___ DATA SHOWN ___

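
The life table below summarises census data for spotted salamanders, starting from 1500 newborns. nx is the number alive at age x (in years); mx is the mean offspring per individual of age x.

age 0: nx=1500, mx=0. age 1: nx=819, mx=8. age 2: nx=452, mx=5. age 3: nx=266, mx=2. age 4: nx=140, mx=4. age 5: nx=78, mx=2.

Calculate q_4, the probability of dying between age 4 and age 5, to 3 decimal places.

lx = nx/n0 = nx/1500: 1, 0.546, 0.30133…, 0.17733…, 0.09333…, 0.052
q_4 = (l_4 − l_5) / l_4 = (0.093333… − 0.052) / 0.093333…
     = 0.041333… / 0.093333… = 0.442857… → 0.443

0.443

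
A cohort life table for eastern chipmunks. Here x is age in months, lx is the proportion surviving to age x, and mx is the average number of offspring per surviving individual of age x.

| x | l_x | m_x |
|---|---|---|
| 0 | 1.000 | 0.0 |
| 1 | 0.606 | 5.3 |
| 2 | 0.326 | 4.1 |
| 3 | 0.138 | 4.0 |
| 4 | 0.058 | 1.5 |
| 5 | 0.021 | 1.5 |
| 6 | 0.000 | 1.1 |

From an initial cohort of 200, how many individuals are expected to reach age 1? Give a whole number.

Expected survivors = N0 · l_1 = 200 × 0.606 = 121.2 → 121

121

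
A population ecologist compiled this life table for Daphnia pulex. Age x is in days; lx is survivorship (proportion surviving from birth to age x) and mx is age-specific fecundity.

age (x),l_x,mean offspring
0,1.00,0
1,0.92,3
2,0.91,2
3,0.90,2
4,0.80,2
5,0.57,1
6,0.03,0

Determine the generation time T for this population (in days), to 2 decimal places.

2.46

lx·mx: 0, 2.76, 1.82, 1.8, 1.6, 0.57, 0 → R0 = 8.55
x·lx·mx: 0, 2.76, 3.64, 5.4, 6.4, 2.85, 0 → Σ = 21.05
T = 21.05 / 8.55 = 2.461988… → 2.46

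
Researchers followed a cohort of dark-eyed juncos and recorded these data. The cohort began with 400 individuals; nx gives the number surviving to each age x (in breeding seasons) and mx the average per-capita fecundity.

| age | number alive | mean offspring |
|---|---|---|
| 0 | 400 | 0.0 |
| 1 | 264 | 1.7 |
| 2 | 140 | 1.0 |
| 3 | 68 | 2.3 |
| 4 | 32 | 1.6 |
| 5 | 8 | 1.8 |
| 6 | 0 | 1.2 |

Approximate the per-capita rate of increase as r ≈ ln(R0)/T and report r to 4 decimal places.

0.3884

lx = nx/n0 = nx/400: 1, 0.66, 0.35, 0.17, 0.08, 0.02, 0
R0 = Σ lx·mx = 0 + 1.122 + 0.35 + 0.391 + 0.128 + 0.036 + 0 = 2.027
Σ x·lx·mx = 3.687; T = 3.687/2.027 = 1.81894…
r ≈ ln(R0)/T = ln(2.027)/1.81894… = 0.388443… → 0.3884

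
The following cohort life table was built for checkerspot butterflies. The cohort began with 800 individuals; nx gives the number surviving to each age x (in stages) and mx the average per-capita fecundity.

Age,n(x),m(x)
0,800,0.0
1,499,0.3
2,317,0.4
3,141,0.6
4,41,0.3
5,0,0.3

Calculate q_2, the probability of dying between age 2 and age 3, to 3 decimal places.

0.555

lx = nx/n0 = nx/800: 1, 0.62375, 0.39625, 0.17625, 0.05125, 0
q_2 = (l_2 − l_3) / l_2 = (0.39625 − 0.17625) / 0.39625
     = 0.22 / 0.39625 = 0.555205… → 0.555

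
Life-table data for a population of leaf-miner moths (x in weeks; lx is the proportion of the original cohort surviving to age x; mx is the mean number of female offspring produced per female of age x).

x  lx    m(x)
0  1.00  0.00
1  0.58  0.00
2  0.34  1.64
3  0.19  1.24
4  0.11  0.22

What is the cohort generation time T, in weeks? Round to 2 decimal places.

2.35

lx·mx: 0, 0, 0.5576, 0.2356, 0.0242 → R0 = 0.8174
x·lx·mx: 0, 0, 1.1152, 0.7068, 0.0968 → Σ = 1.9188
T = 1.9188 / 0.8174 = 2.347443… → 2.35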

___

PROBLEM TO SOLVE:
Read through the entries, then copy every line where the string "mean" is found.

OUTPUT OF THE EXERCISE:
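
The life table below summarises census data for spotted salamanders, starting from 1500 newborns. nx is the number alive at age x (in years); mx is the mean offspring per individual of age x.
age (x),l_x,mean offspring
| age | number alive | mean offspring |
Life-table data for a population of leaf-miner moths (x in weeks; lx is the proportion of the original cohort surviving to age x; mx is the mean number of female offspring produced per female of age x).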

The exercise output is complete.